Only lines with the string "international" are wanted. Pull them out of the data.

§ **Listed entries**:
*** Begin section ***
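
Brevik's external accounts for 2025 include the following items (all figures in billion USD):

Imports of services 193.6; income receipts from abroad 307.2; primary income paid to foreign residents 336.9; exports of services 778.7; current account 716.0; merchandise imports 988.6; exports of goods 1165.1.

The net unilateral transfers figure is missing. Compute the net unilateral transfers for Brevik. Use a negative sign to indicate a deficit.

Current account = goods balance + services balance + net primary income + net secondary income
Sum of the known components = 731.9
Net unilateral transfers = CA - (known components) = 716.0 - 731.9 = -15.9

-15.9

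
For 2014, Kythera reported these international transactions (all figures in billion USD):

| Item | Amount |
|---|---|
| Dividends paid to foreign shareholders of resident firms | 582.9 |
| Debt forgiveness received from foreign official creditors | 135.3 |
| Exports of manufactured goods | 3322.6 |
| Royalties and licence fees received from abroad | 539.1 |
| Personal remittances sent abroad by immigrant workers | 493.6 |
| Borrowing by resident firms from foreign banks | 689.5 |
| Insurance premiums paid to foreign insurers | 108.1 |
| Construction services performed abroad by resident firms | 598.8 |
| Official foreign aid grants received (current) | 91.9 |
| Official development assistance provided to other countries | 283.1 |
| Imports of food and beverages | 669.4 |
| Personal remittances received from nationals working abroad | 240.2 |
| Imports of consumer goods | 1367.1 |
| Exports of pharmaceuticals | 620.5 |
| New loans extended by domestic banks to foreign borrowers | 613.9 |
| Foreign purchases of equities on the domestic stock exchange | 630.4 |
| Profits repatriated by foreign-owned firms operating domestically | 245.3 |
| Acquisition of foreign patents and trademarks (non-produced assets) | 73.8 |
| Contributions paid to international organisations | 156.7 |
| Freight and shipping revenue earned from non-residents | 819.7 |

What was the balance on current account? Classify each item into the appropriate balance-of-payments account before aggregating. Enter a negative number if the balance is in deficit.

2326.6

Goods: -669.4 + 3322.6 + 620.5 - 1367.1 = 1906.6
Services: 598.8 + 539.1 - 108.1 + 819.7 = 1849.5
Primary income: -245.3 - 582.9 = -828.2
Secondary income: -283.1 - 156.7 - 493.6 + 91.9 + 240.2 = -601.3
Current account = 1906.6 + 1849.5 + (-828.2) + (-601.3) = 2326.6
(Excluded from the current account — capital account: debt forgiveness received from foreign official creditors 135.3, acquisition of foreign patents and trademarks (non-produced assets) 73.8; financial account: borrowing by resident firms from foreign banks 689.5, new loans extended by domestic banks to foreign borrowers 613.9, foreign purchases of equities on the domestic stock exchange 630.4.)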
*** End section ***
§ **Exercise response**:
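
For 2014, Kythera reported these international transactions (all figures in billion USD):
| Contributions paid to international organisations | 156.7 |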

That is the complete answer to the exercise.